== Task instructions ==
Please write out the line containing "P(P->P) = 5/12, P(P->Q)" and each line after it through the end of the data, exactly, and nothing else.

== Supplied records ==
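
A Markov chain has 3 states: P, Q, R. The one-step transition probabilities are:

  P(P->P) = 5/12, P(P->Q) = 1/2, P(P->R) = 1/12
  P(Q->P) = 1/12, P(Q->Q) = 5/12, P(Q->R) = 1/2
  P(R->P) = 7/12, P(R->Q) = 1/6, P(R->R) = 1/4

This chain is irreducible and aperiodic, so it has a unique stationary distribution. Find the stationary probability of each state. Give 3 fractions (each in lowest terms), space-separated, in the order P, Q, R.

Answer: 17/50 28/75 43/150

Derivation:
The stationary distribution satisfies pi = pi * P, i.e.:
  pi_P = 5/12*pi_P + 1/12*pi_Q + 7/12*pi_R
  pi_Q = 1/2*pi_P + 5/12*pi_Q + 1/6*pi_R
  pi_R = 1/12*pi_P + 1/2*pi_Q + 1/4*pi_R
with normalization: pi_P + pi_Q + pi_R = 1.

Using the first 2 balance equations plus normalization, the linear system A*pi = b is:
  [-7/12, 1/12, 7/12] . pi = 0
  [1/2, -7/12, 1/6] . pi = 0
  [1, 1, 1] . pi = 1

Solving yields:
  pi_P = 17/50
  pi_Q = 28/75
  pi_R = 43/150

Verification (pi * P):
  17/50*5/12 + 28/75*1/12 + 43/150*7/12 = 17/50 = pi_P  (ok)
  17/50*1/2 + 28/75*5/12 + 43/150*1/6 = 28/75 = pi_Q  (ok)
  17/50*1/12 + 28/75*1/2 + 43/150*1/4 = 43/150 = pi_R  (ok)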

== Response to the task ==
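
  P(P->P) = 5/12, P(P->Q) = 1/2, P(P->R) = 1/12
  P(Q->P) = 1/12, P(Q->Q) = 5/12, P(Q->R) = 1/2
  P(R->P) = 7/12, P(R->Q) = 1/6, P(R->R) = 1/4

This chain is irreducible and aperiodic, so it has a unique stationary distribution. Find the stationary probability of each state. Give 3 fractions (each in lowest terms), space-separated, in the order P, Q, R.

Answer: 17/50 28/75 43/150

Derivation:
The stationary distribution satisfies pi = pi * P, i.e.:
  pi_P = 5/12*pi_P + 1/12*pi_Q + 7/12*pi_R
  pi_Q = 1/2*pi_P + 5/12*pi_Q + 1/6*pi_R
  pi_R = 1/12*pi_P + 1/2*pi_Q + 1/4*pi_R
with normalization: pi_P + pi_Q + pi_R = 1.

Using the first 2 balance equations plus normalization, the linear system A*pi = b is:
  [-7/12, 1/12, 7/12] . pi = 0
  [1/2, -7/12, 1/6] . pi = 0
  [1, 1, 1] . pi = 1

Solving yields:
  pi_P = 17/50
  pi_Q = 28/75
  pi_R = 43/150

Verification (pi * P):
  17/50*5/12 + 28/75*1/12 + 43/150*7/12 = 17/50 = pi_P  (ok)
  17/50*1/2 + 28/75*5/12 + 43/150*1/6 = 28/75 = pi_Q  (ok)
  17/50*1/12 + 28/75*1/2 + 43/150*1/4 = 43/150 = pi_R  (ok)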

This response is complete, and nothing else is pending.